*EXERCISE*
The answer is to be an exact copy of the lines below running from the line with "A parametric CAD" down to the line with "Orientation: P lies", both ends included, and nothing more.
[EXERCISE MATERIALS — start]
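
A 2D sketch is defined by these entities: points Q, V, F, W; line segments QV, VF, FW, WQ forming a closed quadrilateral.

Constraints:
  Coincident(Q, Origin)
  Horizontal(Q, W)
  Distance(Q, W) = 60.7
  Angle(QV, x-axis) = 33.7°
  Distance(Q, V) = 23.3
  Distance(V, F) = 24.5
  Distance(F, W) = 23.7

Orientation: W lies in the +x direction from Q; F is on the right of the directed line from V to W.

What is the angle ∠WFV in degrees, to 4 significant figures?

127.8°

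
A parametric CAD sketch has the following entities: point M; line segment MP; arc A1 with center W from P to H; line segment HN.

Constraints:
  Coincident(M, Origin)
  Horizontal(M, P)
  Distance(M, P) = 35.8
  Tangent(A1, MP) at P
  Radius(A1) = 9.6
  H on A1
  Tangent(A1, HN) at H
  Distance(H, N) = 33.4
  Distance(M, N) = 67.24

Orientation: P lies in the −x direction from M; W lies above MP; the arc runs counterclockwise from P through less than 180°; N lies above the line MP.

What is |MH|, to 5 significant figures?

34.116

M is at the origin; M and P share the same y with |MP| = 35.8 and P on the −x side, so P = (-35.800, 0.0000). The tangent condition forces WP to be normal to MP, so W = P + (0, 9.6) = (-35.800, 9.6000). Since WH ⟂ HN (tangency), |WN| = √(9.6² + 33.4²) = 34.752 regardless of where H sits on A1. So N lies on both circle(M, 67.24) and circle(W, 34.752); the above-MP intersection is N = (-55.150, 38.467). H is the foot of the tangent from N: H = (-29.613, 16.940).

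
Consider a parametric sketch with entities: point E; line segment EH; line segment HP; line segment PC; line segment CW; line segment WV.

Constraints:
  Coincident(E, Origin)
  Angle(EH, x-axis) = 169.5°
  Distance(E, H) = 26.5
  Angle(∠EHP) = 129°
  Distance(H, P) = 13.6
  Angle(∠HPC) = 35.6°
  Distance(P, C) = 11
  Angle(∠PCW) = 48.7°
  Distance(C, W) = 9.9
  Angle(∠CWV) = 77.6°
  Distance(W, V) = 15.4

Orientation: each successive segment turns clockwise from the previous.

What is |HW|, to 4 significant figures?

6.610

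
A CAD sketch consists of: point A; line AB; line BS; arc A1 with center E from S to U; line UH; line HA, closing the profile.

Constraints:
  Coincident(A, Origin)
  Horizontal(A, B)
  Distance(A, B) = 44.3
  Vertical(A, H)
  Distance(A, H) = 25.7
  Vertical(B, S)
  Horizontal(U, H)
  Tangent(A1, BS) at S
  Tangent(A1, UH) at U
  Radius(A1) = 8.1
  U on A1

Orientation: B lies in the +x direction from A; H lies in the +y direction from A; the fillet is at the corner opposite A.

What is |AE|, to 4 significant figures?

40.25

A is at the origin; A and B share the same y with |AB| = 44.3 and B on the +x side, so B = (44.30, 0.000). A and H share the same x with |AH| = 25.7 and H on the +y side, so H = (0.000, 25.70). The virtual corner opposite A is at (44.30, 25.70). The tangent condition forces ES to be normal to BS and A1 meets UH tangentially, so EU is at right angles to UH, with radius 8.1, so the center E sits 8.1 in from both sides at E = (36.20, 17.60). Then |AE| = |E − A| = 40.25.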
[EXERCISE MATERIALS — finish]
*RESULT FOR THIS EXERCISE*
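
A parametric CAD sketch has the following entities: point M; line segment MP; arc A1 with center W from P to H; line segment HN.

Constraints:
  Coincident(M, Origin)
  Horizontal(M, P)
  Distance(M, P) = 35.8
  Tangent(A1, MP) at P
  Radius(A1) = 9.6
  H on A1
  Tangent(A1, HN) at H
  Distance(H, N) = 33.4
  Distance(M, N) = 67.24

Orientation: P lies in the −x direction from M; W lies above MP; the arc runs counterclockwise from P through less than 180°; N lies above the line MP.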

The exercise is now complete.